↓↓↓

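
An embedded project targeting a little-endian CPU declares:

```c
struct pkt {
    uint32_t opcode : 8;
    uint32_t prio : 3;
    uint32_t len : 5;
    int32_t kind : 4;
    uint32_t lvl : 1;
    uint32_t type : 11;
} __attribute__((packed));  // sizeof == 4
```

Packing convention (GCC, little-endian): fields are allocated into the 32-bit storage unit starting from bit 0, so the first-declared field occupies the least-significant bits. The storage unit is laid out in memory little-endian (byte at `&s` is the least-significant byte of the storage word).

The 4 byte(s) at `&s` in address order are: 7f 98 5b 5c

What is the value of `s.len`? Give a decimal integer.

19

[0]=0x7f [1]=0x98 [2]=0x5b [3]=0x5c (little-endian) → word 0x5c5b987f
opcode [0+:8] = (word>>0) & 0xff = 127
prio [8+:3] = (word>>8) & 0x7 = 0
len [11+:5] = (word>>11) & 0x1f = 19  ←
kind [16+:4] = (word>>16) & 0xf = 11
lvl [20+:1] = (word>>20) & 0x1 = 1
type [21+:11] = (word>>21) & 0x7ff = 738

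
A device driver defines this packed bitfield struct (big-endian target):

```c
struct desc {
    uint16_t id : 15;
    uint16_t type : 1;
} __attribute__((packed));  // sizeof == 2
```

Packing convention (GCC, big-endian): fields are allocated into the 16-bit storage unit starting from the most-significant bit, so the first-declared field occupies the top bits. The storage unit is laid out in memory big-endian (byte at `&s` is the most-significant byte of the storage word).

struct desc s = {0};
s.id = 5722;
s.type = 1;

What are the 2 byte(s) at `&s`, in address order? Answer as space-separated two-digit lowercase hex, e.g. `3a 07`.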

↑↑↑
↓↓↓

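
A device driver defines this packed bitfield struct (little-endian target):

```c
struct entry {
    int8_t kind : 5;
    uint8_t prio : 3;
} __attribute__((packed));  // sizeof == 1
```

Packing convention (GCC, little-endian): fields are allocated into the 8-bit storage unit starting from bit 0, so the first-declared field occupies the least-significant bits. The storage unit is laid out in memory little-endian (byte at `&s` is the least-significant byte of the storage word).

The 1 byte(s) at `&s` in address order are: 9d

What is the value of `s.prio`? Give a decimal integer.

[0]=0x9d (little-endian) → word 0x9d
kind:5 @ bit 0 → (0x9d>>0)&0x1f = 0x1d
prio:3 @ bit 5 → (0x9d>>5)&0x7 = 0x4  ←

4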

↑↑↑
↓↓↓

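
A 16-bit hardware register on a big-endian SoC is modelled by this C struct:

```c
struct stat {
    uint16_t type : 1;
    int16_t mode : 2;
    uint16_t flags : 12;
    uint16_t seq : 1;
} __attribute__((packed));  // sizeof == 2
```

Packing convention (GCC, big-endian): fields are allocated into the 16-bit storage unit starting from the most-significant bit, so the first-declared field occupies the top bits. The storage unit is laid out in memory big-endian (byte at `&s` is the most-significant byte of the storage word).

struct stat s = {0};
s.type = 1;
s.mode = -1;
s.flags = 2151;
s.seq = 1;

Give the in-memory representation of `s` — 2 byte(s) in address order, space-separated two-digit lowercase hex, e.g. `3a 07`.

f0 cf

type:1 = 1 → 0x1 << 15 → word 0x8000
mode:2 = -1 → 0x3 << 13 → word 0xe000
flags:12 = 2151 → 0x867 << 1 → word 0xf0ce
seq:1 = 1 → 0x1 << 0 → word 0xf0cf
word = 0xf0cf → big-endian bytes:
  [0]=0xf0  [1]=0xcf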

↑↑↑

#### REQUIRED WORK:
Show all lines above that contain "sizeof".

#### ANSWER SPACE:
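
} __attribute__((packed));  // sizeof == 4
} __attribute__((packed));  // sizeof == 2
} __attribute__((packed));  // sizeof == 1
} __attribute__((packed));  // sizeof == 2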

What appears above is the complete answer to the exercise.